◆ Exercise objective ◆
Could you reproduce every record below exactly as written?

◆ Records for the task ◆
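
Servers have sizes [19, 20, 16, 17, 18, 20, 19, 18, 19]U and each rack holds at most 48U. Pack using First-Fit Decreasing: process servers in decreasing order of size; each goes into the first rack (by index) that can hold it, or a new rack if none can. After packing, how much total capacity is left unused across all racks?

Sorted descending: 20, 20, 19, 19, 19, 18, 18, 17, 16.
rack 1: place 20U, 28U left
rack 1: place 20U, 8U left
rack 2: place 19U, 29U left
rack 2: place 19U, 10U left
rack 3: place 19U, 29U left
rack 3: place 18U, 11U left
rack 4: place 18U, 30U left
rack 4: place 17U, 13U left
rack 5: place 16U, 32U left
5 racks × 48U = 240U; used 166U; unused 74U.

74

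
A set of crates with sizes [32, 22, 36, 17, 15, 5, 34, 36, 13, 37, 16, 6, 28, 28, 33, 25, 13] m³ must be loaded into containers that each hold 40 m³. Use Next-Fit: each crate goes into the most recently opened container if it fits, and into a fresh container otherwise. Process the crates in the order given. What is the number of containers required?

13

container 1: place 32 m³, 8 m³ left
container 2: place 22 m³, 18 m³ left
container 3: place 36 m³, 4 m³ left
container 4: place 17 m³, 23 m³ left
container 4: place 15 m³, 8 m³ left
container 4: place 5 m³, 3 m³ left
container 5: place 34 m³, 6 m³ left
container 6: place 36 m³, 4 m³ left
container 7: place 13 m³, 27 m³ left
container 8: place 37 m³, 3 m³ left
container 9: place 16 m³, 24 m³ left
container 9: place 6 m³, 18 m³ left
container 10: place 28 m³, 12 m³ left
container 11: place 28 m³, 12 m³ left
container 12: place 33 m³, 7 m³ left
container 13: place 25 m³, 15 m³ left
container 13: place 13 m³, 2 m³ left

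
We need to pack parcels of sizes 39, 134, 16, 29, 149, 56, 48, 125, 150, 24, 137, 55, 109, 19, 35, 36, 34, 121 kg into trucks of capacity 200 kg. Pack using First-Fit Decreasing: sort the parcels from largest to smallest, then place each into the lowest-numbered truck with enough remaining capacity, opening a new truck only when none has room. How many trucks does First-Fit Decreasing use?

7 trucks

Sorted descending: 150, 149, 137, 134, 125, 121, 109, 56, 55, 48, 39, 36, 35, 34, 29, 24, 19, 16.
truck 1: place 150 kg, 50 kg left
truck 2: place 149 kg, 51 kg left
truck 3: place 137 kg, 63 kg left
truck 4: place 134 kg, 66 kg left
truck 5: place 125 kg, 75 kg left
truck 6: place 121 kg, 79 kg left
truck 7: place 109 kg, 91 kg left
truck 3: place 56 kg, 7 kg left
truck 4: place 55 kg, 11 kg left
truck 1: place 48 kg, 2 kg left
truck 2: place 39 kg, 12 kg left
truck 5: place 36 kg, 39 kg left
truck 5: place 35 kg, 4 kg left
truck 6: place 34 kg, 45 kg left
truck 6: place 29 kg, 16 kg left
truck 7: place 24 kg, 67 kg left
truck 7: place 19 kg, 48 kg left
truck 6: place 16 kg, 0 kg left
Final trucks: [150,48] [149,39] [137,56] [134,55] [125,36,35] [121,34,29,16] [109,24,19].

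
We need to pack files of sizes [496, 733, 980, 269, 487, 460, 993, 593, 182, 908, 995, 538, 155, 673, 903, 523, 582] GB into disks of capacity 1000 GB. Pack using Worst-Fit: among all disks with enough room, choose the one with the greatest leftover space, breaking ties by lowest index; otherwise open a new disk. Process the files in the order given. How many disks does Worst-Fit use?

13

496 GB → disk 1 (remaining 504 GB)
733 GB → disk 2 (remaining 267 GB)
980 GB → disk 3 (remaining 20 GB)
269 GB → disk 1 (remaining 235 GB)
487 GB → disk 4 (remaining 513 GB)
460 GB → disk 4 (remaining 53 GB)
993 GB → disk 5 (remaining 7 GB)
593 GB → disk 6 (remaining 407 GB)
182 GB → disk 6 (remaining 225 GB)
908 GB → disk 7 (remaining 92 GB)
995 GB → disk 8 (remaining 5 GB)
538 GB → disk 9 (remaining 462 GB)
155 GB → disk 9 (remaining 307 GB)
673 GB → disk 10 (remaining 327 GB)
903 GB → disk 11 (remaining 97 GB)
523 GB → disk 12 (remaining 477 GB)
582 GB → disk 13 (remaining 418 GB)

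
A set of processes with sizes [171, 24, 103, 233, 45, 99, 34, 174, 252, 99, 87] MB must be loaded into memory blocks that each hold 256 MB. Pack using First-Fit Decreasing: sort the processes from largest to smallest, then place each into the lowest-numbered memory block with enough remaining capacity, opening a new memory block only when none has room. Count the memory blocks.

6

Sorted descending: 252, 233, 174, 171, 103, 99, 99, 87, 45, 34, 24.
252 MB → memory block 1 (remaining 4 MB)
233 MB → memory block 2 (remaining 23 MB)
174 MB → memory block 3 (remaining 82 MB)
171 MB → memory block 4 (remaining 85 MB)
103 MB → memory block 5 (remaining 153 MB)
99 MB → memory block 5 (remaining 54 MB)
99 MB → memory block 6 (remaining 157 MB)
87 MB → memory block 6 (remaining 70 MB)
45 MB → memory block 3 (remaining 37 MB)
34 MB → memory block 3 (remaining 3 MB)
24 MB → memory block 4 (remaining 61 MB)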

◆ Response for this exercise ◆
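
Servers have sizes [19, 20, 16, 17, 18, 20, 19, 18, 19]U and each rack holds at most 48U. Pack using First-Fit Decreasing: process servers in decreasing order of size; each goes into the first rack (by index) that can hold it, or a new rack if none can. After packing, how much total capacity is left unused across all racks?

Sorted descending: 20, 20, 19, 19, 19, 18, 18, 17, 16.
rack 1: place 20U, 28U left
rack 1: place 20U, 8U left
rack 2: place 19U, 29U left
rack 2: place 19U, 10U left
rack 3: place 19U, 29U left
rack 3: place 18U, 11U left
rack 4: place 18U, 30U left
rack 4: place 17U, 13U left
rack 5: place 16U, 32U left
5 racks × 48U = 240U; used 166U; unused 74U.

74

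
A set of crates with sizes [32, 22, 36, 17, 15, 5, 34, 36, 13, 37, 16, 6, 28, 28, 33, 25, 13] m³ must be loaded into containers that each hold 40 m³. Use Next-Fit: each crate goes into the most recently opened container if it fits, and into a fresh container otherwise. Process the crates in the order given. What is the number of containers required?

13

container 1: place 32 m³, 8 m³ left
container 2: place 22 m³, 18 m³ left
container 3: place 36 m³, 4 m³ left
container 4: place 17 m³, 23 m³ left
container 4: place 15 m³, 8 m³ left
container 4: place 5 m³, 3 m³ left
container 5: place 34 m³, 6 m³ left
container 6: place 36 m³, 4 m³ left
container 7: place 13 m³, 27 m³ left
container 8: place 37 m³, 3 m³ left
container 9: place 16 m³, 24 m³ left
container 9: place 6 m³, 18 m³ left
container 10: place 28 m³, 12 m³ left
container 11: place 28 m³, 12 m³ left
container 12: place 33 m³, 7 m³ left
container 13: place 25 m³, 15 m³ left
container 13: place 13 m³, 2 m³ left

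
We need to pack parcels of sizes 39, 134, 16, 29, 149, 56, 48, 125, 150, 24, 137, 55, 109, 19, 35, 36, 34, 121 kg into trucks of capacity 200 kg. Pack using First-Fit Decreasing: sort the parcels from largest to smallest, then place each into the lowest-numbered truck with enough remaining capacity, opening a new truck only when none has room. How many trucks does First-Fit Decreasing use?

7 trucks

Sorted descending: 150, 149, 137, 134, 125, 121, 109, 56, 55, 48, 39, 36, 35, 34, 29, 24, 19, 16.
truck 1: place 150 kg, 50 kg left
truck 2: place 149 kg, 51 kg left
truck 3: place 137 kg, 63 kg left
truck 4: place 134 kg, 66 kg left
truck 5: place 125 kg, 75 kg left
truck 6: place 121 kg, 79 kg left
truck 7: place 109 kg, 91 kg left
truck 3: place 56 kg, 7 kg left
truck 4: place 55 kg, 11 kg left
truck 1: place 48 kg, 2 kg left
truck 2: place 39 kg, 12 kg left
truck 5: place 36 kg, 39 kg left
truck 5: place 35 kg, 4 kg left
truck 6: place 34 kg, 45 kg left
truck 6: place 29 kg, 16 kg left
truck 7: place 24 kg, 67 kg left
truck 7: place 19 kg, 48 kg left
truck 6: place 16 kg, 0 kg left
Final trucks: [150,48] [149,39] [137,56] [134,55] [125,36,35] [121,34,29,16] [109,24,19].

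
We need to pack files of sizes [496, 733, 980, 269, 487, 460, 993, 593, 182, 908, 995, 538, 155, 673, 903, 523, 582] GB into disks of capacity 1000 GB. Pack using Worst-Fit: among all disks with enough room, choose the one with the greatest leftover space, breaking ties by lowest index; otherwise open a new disk. Process the files in the order given. How many disks does Worst-Fit use?

13

496 GB → disk 1 (remaining 504 GB)
733 GB → disk 2 (remaining 267 GB)
980 GB → disk 3 (remaining 20 GB)
269 GB → disk 1 (remaining 235 GB)
487 GB → disk 4 (remaining 513 GB)
460 GB → disk 4 (remaining 53 GB)
993 GB → disk 5 (remaining 7 GB)
593 GB → disk 6 (remaining 407 GB)
182 GB → disk 6 (remaining 225 GB)
908 GB → disk 7 (remaining 92 GB)
995 GB → disk 8 (remaining 5 GB)
538 GB → disk 9 (remaining 462 GB)
155 GB → disk 9 (remaining 307 GB)
673 GB → disk 10 (remaining 327 GB)
903 GB → disk 11 (remaining 97 GB)
523 GB → disk 12 (remaining 477 GB)
582 GB → disk 13 (remaining 418 GB)

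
A set of processes with sizes [171, 24, 103, 233, 45, 99, 34, 174, 252, 99, 87] MB must be loaded into memory blocks that each hold 256 MB. Pack using First-Fit Decreasing: sort the processes from largest to smallest, then place each into the lowest-numbered memory block with enough remaining capacity, opening a new memory block only when none has room. Count the memory blocks.

6

Sorted descending: 252, 233, 174, 171, 103, 99, 99, 87, 45, 34, 24.
252 MB → memory block 1 (remaining 4 MB)
233 MB → memory block 2 (remaining 23 MB)
174 MB → memory block 3 (remaining 82 MB)
171 MB → memory block 4 (remaining 85 MB)
103 MB → memory block 5 (remaining 153 MB)
99 MB → memory block 5 (remaining 54 MB)
99 MB → memory block 6 (remaining 157 MB)
87 MB → memory block 6 (remaining 70 MB)
45 MB → memory block 3 (remaining 37 MB)
34 MB → memory block 3 (remaining 3 MB)
24 MB → memory block 4 (remaining 61 MB)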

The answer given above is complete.